> Data for the task
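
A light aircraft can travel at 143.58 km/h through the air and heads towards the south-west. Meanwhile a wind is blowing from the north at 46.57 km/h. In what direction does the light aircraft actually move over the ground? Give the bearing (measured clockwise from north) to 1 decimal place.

214.4°

Taking east as x and north as y: velocity relative to the air = (-101.526, -101.526) km/h; the air relative to ground = (0.000, -46.570) km/h.
Velocity relative to ground = (-101.526, -101.526) + (0.000, -46.570) = (-101.526, -148.096) km/h.
Bearing = atan2(-101.53, -148.10) = 214.43° clockwise from north.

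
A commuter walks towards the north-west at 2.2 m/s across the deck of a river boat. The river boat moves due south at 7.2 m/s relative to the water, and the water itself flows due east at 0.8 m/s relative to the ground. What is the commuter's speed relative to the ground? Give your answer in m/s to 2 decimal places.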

> Exercise description
The records above should be restated word for word, please.

> Response area
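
A light aircraft can travel at 143.58 km/h through the air and heads towards the south-west. Meanwhile a wind is blowing from the north at 46.57 km/h. In what direction does the light aircraft actually move over the ground? Give the bearing (measured clockwise from north) to 1 decimal place.

214.4°

Taking east as x and north as y: velocity relative to the air = (-101.526, -101.526) km/h; the air relative to ground = (0.000, -46.570) km/h.
Velocity relative to ground = (-101.526, -101.526) + (0.000, -46.570) = (-101.526, -148.096) km/h.
Bearing = atan2(-101.53, -148.10) = 214.43° clockwise from north.

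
A commuter walks towards the north-west at 2.2 m/s across the deck of a river boat. The river boat moves due south at 7.2 m/s relative to the water, and the water itself flows due east at 0.8 m/s relative to the ground. What is the commuter's speed relative to the ground? Give your answer in m/s to 2 decimal places.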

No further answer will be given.